Saved entries
****************
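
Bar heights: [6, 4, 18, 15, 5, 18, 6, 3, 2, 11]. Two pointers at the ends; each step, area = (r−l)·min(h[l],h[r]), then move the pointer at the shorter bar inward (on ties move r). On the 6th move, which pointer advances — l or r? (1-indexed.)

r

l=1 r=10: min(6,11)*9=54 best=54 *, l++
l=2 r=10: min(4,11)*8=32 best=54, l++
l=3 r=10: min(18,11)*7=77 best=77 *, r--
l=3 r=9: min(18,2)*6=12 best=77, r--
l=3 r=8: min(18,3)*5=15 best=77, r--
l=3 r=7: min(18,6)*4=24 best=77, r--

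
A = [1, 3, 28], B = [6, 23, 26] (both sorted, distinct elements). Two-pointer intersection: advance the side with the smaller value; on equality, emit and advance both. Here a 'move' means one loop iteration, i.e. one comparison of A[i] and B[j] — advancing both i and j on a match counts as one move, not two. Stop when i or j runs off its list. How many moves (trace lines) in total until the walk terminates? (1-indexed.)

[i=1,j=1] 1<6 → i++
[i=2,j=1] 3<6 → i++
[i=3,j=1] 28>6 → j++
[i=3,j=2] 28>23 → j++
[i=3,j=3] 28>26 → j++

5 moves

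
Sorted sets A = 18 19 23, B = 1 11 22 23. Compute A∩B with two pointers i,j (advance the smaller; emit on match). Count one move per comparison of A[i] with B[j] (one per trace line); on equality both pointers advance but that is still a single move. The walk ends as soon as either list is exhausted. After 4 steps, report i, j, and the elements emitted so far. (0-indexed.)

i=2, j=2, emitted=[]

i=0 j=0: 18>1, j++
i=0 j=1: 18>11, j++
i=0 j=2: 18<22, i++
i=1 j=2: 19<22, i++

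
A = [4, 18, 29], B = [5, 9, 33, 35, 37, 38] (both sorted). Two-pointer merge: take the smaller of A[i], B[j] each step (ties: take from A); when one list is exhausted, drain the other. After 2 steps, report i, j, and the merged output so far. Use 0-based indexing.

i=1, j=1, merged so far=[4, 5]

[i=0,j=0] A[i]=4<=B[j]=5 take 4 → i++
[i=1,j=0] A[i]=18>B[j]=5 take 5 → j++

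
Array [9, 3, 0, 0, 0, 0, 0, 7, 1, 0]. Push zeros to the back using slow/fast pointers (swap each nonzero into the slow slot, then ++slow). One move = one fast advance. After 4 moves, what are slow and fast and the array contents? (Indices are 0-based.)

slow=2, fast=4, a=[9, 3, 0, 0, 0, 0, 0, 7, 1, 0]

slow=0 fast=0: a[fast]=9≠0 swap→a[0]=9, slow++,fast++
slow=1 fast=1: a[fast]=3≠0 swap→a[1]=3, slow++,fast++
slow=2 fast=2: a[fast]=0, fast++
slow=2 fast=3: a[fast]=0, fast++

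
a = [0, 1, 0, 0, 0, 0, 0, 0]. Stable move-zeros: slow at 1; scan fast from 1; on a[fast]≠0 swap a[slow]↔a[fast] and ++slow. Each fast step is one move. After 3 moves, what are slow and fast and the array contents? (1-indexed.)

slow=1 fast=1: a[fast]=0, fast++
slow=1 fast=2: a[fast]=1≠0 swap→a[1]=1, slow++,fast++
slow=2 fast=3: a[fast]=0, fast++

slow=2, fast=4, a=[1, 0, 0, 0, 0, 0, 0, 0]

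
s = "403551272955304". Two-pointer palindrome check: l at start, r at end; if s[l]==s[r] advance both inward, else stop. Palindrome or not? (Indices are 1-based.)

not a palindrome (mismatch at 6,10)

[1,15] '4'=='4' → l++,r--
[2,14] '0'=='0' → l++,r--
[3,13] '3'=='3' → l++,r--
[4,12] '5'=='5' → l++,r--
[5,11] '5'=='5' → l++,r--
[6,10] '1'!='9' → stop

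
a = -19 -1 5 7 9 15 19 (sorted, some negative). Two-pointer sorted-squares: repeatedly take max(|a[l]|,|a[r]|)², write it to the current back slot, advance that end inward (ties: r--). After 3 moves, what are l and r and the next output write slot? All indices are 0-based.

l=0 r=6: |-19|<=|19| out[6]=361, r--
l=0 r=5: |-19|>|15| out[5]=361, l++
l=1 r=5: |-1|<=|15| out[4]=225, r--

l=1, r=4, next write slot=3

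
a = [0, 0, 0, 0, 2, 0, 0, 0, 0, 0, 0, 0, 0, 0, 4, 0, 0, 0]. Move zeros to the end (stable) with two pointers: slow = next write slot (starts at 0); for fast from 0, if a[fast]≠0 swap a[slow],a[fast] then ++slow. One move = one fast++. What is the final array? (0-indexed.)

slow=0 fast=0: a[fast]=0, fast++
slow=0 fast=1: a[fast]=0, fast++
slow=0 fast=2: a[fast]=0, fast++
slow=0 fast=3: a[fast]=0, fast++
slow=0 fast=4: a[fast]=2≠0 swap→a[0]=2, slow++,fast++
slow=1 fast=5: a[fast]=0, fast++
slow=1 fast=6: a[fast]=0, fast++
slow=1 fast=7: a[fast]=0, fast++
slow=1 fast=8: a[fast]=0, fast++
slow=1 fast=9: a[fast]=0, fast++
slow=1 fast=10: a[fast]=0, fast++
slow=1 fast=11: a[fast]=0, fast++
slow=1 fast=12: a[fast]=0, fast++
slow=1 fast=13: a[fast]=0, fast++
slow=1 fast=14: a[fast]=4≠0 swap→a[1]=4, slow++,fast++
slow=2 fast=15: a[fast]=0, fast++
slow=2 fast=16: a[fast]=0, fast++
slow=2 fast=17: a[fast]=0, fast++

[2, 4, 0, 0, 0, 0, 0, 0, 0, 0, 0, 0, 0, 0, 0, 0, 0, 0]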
****************
◆ What you will do ◆
Each entry above is to be printed again exactly.

◆ Solution for this exercise ◆
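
Bar heights: [6, 4, 18, 15, 5, 18, 6, 3, 2, 11]. Two pointers at the ends; each step, area = (r−l)·min(h[l],h[r]), then move the pointer at the shorter bar inward (on ties move r). On the 6th move, which pointer advances — l or r? (1-indexed.)

r

l=1 r=10: min(6,11)*9=54 best=54 *, l++
l=2 r=10: min(4,11)*8=32 best=54, l++
l=3 r=10: min(18,11)*7=77 best=77 *, r--
l=3 r=9: min(18,2)*6=12 best=77, r--
l=3 r=8: min(18,3)*5=15 best=77, r--
l=3 r=7: min(18,6)*4=24 best=77, r--

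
A = [1, 3, 28], B = [6, 23, 26] (both sorted, distinct elements). Two-pointer intersection: advance the side with the smaller value; on equality, emit and advance both. Here a 'move' means one loop iteration, i.e. one comparison of A[i] and B[j] — advancing both i and j on a match counts as one move, not two. Stop when i or j runs off its list. How many moves (trace lines) in total until the walk terminates? (1-indexed.)

[i=1,j=1] 1<6 → i++
[i=2,j=1] 3<6 → i++
[i=3,j=1] 28>6 → j++
[i=3,j=2] 28>23 → j++
[i=3,j=3] 28>26 → j++

5 moves

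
Sorted sets A = 18 19 23, B = 1 11 22 23. Compute A∩B with two pointers i,j (advance the smaller; emit on match). Count one move per comparison of A[i] with B[j] (one per trace line); on equality both pointers advance but that is still a single move. The walk ends as soon as either list is exhausted. After 4 steps, report i, j, and the elements emitted so far. (0-indexed.)

i=2, j=2, emitted=[]

i=0 j=0: 18>1, j++
i=0 j=1: 18>11, j++
i=0 j=2: 18<22, i++
i=1 j=2: 19<22, i++

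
A = [4, 18, 29], B = [5, 9, 33, 35, 37, 38] (both sorted). Two-pointer merge: take the smaller of A[i], B[j] each step (ties: take from A); when one list is exhausted, drain the other. After 2 steps, report i, j, and the merged output so far. Use 0-based indexing.

i=1, j=1, merged so far=[4, 5]

[i=0,j=0] A[i]=4<=B[j]=5 take 4 → i++
[i=1,j=0] A[i]=18>B[j]=5 take 5 → j++

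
Array [9, 3, 0, 0, 0, 0, 0, 7, 1, 0]. Push zeros to the back using slow/fast pointers (swap each nonzero into the slow slot, then ++slow). One move = one fast advance. After 4 moves, what are slow and fast and the array contents? (Indices are 0-based.)

slow=2, fast=4, a=[9, 3, 0, 0, 0, 0, 0, 7, 1, 0]

slow=0 fast=0: a[fast]=9≠0 swap→a[0]=9, slow++,fast++
slow=1 fast=1: a[fast]=3≠0 swap→a[1]=3, slow++,fast++
slow=2 fast=2: a[fast]=0, fast++
slow=2 fast=3: a[fast]=0, fast++

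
a = [0, 1, 0, 0, 0, 0, 0, 0]. Stable move-zeros: slow at 1; scan fast from 1; on a[fast]≠0 swap a[slow]↔a[fast] and ++slow. Each fast step is one move. After 3 moves, what are slow and fast and the array contents? (1-indexed.)

slow=1 fast=1: a[fast]=0, fast++
slow=1 fast=2: a[fast]=1≠0 swap→a[1]=1, slow++,fast++
slow=2 fast=3: a[fast]=0, fast++

slow=2, fast=4, a=[1, 0, 0, 0, 0, 0, 0, 0]

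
s = "403551272955304". Two-pointer palindrome check: l at start, r at end; if s[l]==s[r] advance both inward, else stop. Palindrome or not? (Indices are 1-based.)

not a palindrome (mismatch at 6,10)

[1,15] '4'=='4' → l++,r--
[2,14] '0'=='0' → l++,r--
[3,13] '3'=='3' → l++,r--
[4,12] '5'=='5' → l++,r--
[5,11] '5'=='5' → l++,r--
[6,10] '1'!='9' → stop

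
a = -19 -1 5 7 9 15 19 (sorted, some negative). Two-pointer sorted-squares: repeatedly take max(|a[l]|,|a[r]|)², write it to the current back slot, advance that end inward (ties: r--). After 3 moves, what are l and r and the next output write slot? All indices are 0-based.

l=0 r=6: |-19|<=|19| out[6]=361, r--
l=0 r=5: |-19|>|15| out[5]=361, l++
l=1 r=5: |-1|<=|15| out[4]=225, r--

l=1, r=4, next write slot=3

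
a = [0, 0, 0, 0, 2, 0, 0, 0, 0, 0, 0, 0, 0, 0, 4, 0, 0, 0]. Move zeros to the end (stable) with two pointers: slow = next write slot (starts at 0); for fast from 0, if a[fast]≠0 swap a[slow],a[fast] then ++slow. One move = one fast++. What is the final array? (0-indexed.)

slow=0 fast=0: a[fast]=0, fast++
slow=0 fast=1: a[fast]=0, fast++
slow=0 fast=2: a[fast]=0, fast++
slow=0 fast=3: a[fast]=0, fast++
slow=0 fast=4: a[fast]=2≠0 swap→a[0]=2, slow++,fast++
slow=1 fast=5: a[fast]=0, fast++
slow=1 fast=6: a[fast]=0, fast++
slow=1 fast=7: a[fast]=0, fast++
slow=1 fast=8: a[fast]=0, fast++
slow=1 fast=9: a[fast]=0, fast++
slow=1 fast=10: a[fast]=0, fast++
slow=1 fast=11: a[fast]=0, fast++
slow=1 fast=12: a[fast]=0, fast++
slow=1 fast=13: a[fast]=0, fast++
slow=1 fast=14: a[fast]=4≠0 swap→a[1]=4, slow++,fast++
slow=2 fast=15: a[fast]=0, fast++
slow=2 fast=16: a[fast]=0, fast++
slow=2 fast=17: a[fast]=0, fast++

[2, 4, 0, 0, 0, 0, 0, 0, 0, 0, 0, 0, 0, 0, 0, 0, 0, 0]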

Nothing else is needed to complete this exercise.